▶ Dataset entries

------

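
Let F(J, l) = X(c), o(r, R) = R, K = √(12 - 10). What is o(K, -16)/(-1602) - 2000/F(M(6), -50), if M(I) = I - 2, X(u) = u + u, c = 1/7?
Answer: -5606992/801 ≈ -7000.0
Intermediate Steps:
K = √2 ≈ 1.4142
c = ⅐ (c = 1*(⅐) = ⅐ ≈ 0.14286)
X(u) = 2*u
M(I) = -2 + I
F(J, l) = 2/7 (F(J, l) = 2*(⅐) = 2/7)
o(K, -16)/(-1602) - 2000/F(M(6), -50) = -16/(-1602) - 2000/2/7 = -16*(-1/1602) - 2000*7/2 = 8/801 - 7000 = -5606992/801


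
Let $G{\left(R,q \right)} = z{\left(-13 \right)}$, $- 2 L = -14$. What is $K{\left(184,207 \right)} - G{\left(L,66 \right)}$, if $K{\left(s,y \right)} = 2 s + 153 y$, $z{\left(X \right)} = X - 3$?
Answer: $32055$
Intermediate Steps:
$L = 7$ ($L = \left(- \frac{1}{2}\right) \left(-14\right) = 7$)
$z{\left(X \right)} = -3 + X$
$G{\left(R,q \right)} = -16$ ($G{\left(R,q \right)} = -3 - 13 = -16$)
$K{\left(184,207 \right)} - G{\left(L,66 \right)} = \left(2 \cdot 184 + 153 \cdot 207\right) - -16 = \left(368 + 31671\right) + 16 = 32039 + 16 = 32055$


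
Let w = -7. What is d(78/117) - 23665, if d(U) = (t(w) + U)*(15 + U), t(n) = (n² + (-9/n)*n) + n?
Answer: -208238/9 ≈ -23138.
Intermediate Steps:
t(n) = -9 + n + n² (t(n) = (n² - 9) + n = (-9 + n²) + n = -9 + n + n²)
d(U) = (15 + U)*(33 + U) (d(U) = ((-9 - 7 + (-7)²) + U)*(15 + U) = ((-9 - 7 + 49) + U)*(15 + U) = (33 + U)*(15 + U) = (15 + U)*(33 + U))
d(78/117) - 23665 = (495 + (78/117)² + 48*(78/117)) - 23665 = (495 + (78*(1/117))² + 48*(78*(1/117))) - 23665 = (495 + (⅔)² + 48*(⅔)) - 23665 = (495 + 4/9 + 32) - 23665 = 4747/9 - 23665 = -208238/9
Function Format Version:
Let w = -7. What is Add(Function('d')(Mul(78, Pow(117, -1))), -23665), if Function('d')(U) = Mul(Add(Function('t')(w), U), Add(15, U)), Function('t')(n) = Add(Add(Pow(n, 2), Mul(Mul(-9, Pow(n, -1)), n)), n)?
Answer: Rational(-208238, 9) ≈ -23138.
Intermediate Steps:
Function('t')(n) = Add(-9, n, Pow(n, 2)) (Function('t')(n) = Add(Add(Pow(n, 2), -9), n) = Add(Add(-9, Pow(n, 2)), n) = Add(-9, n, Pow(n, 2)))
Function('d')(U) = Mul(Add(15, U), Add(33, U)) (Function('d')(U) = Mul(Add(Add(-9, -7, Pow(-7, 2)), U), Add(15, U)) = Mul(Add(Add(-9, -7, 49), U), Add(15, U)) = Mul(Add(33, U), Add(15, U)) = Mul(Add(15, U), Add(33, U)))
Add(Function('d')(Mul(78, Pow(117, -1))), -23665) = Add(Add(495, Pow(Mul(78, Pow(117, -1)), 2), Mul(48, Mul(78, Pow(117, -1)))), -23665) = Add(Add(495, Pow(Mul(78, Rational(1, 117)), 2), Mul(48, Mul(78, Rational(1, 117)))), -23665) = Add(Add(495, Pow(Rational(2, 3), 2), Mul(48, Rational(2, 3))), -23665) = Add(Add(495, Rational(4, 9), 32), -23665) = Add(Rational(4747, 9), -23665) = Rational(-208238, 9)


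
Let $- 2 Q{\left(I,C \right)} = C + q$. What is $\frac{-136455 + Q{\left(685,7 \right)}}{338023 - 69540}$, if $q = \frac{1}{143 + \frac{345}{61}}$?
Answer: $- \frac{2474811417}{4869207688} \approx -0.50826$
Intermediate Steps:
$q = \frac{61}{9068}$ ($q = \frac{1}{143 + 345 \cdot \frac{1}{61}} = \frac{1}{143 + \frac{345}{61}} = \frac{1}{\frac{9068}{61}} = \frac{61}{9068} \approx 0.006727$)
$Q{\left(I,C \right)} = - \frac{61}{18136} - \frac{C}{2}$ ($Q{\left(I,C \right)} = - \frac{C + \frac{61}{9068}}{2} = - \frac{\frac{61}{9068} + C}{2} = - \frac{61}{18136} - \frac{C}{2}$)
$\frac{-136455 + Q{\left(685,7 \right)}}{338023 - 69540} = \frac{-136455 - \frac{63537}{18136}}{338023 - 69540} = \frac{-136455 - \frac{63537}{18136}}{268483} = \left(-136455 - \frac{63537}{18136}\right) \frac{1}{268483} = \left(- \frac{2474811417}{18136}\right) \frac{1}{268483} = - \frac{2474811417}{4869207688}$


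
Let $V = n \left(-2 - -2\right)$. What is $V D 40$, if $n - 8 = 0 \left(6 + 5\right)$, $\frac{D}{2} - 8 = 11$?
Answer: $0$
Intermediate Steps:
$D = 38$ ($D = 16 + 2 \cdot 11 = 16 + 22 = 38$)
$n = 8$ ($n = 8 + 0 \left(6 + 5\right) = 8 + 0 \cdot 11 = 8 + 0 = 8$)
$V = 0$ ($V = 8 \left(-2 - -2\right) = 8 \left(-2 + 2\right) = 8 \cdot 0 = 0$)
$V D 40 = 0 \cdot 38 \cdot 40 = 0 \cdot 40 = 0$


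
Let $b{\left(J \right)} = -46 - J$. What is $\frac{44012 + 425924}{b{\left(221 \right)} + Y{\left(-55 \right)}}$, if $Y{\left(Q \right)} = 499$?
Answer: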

------

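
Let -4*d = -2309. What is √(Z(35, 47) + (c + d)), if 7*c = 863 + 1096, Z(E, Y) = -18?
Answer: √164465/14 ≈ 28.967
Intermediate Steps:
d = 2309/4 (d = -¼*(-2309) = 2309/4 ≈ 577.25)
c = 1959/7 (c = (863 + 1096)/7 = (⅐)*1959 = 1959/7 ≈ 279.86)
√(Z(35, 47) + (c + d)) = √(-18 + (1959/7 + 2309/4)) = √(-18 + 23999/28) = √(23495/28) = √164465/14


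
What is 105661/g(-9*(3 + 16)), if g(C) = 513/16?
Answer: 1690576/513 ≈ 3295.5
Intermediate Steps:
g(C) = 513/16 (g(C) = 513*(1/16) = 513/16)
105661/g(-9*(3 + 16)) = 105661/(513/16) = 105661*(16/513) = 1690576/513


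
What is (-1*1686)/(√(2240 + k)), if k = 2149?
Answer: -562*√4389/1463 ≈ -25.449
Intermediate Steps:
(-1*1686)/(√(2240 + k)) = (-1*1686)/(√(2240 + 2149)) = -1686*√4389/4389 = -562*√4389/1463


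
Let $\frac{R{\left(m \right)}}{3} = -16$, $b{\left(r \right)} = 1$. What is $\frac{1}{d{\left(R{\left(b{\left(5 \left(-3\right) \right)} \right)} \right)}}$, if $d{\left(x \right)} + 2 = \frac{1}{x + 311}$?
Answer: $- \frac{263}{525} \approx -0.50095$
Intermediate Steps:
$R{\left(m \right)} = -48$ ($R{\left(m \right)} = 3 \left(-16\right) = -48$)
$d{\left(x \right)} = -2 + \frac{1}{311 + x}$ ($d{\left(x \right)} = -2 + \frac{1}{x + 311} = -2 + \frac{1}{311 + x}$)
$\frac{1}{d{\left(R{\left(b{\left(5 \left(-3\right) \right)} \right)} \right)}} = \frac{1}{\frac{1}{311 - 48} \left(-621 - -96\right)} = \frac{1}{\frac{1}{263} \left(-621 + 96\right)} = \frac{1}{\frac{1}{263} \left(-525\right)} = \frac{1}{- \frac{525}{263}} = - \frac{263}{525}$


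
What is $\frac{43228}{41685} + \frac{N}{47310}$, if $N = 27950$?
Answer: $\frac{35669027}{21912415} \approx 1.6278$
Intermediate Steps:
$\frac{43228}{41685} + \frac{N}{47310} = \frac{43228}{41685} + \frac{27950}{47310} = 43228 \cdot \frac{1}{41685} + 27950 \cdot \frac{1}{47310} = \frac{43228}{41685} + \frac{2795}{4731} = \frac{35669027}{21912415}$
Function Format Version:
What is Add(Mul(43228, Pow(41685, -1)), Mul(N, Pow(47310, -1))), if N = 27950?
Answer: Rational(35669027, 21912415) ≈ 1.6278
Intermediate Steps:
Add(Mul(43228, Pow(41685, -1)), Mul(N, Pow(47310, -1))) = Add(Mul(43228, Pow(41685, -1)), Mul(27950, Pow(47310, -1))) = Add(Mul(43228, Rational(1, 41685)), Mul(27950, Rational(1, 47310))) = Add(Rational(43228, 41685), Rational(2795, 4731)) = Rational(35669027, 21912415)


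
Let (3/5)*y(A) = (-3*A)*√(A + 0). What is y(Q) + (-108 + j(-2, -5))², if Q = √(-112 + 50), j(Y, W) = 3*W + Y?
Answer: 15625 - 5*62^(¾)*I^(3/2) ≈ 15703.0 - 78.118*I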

------

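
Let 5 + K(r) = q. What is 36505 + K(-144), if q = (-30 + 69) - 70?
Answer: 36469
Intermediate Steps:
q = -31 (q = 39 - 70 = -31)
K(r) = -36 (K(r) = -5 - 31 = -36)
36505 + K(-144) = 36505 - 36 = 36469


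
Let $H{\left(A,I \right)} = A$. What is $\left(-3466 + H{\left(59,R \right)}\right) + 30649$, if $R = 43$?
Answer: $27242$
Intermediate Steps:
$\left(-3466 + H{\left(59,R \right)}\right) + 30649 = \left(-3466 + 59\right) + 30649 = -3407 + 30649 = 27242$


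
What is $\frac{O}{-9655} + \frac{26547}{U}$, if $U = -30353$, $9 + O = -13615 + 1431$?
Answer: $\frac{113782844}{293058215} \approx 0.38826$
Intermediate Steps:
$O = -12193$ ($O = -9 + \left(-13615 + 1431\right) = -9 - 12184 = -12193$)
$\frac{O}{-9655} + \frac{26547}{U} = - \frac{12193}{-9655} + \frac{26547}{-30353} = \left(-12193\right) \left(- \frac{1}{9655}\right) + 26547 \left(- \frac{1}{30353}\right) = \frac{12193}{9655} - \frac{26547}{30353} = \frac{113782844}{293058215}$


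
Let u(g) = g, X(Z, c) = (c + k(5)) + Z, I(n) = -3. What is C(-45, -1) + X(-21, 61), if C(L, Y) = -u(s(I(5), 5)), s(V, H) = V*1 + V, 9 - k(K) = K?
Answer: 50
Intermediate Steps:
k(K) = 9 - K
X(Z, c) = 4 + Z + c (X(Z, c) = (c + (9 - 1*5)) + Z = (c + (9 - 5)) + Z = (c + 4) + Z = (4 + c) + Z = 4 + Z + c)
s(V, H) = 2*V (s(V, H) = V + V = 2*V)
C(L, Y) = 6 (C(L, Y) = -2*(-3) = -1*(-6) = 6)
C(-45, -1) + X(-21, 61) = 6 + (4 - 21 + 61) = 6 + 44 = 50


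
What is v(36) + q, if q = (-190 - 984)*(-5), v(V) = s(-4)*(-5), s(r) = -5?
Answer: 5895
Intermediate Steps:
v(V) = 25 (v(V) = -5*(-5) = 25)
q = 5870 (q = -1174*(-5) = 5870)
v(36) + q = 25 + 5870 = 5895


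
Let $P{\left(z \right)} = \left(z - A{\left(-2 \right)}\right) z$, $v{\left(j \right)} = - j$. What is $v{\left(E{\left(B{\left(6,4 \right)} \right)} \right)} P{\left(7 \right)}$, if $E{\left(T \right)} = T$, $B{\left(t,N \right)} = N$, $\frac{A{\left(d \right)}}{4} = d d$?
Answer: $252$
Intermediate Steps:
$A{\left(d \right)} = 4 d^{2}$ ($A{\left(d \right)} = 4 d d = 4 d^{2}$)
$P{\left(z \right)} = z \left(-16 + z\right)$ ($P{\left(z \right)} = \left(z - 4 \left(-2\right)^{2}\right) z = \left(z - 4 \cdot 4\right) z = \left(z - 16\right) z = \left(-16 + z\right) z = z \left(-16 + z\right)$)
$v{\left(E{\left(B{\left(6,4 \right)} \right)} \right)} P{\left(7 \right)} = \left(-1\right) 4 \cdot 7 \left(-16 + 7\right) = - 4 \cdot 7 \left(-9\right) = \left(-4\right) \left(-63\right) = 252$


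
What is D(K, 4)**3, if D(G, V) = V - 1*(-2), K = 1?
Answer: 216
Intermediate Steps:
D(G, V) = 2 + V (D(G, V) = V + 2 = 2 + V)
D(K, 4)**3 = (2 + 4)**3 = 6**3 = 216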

------

▶ WHAT TO WORK ON
Reproduce exactly the section above that begins at the line containing "Let F(J, l)" and ends at the line containing "Answer: -5606992/801 ≈ -7000.0", leaving out all other lines.

▶ TASK OUTPUT
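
Let F(J, l) = X(c), o(r, R) = R, K = √(12 - 10). What is o(K, -16)/(-1602) - 2000/F(M(6), -50), if M(I) = I - 2, X(u) = u + u, c = 1/7?
Answer: -5606992/801 ≈ -7000.0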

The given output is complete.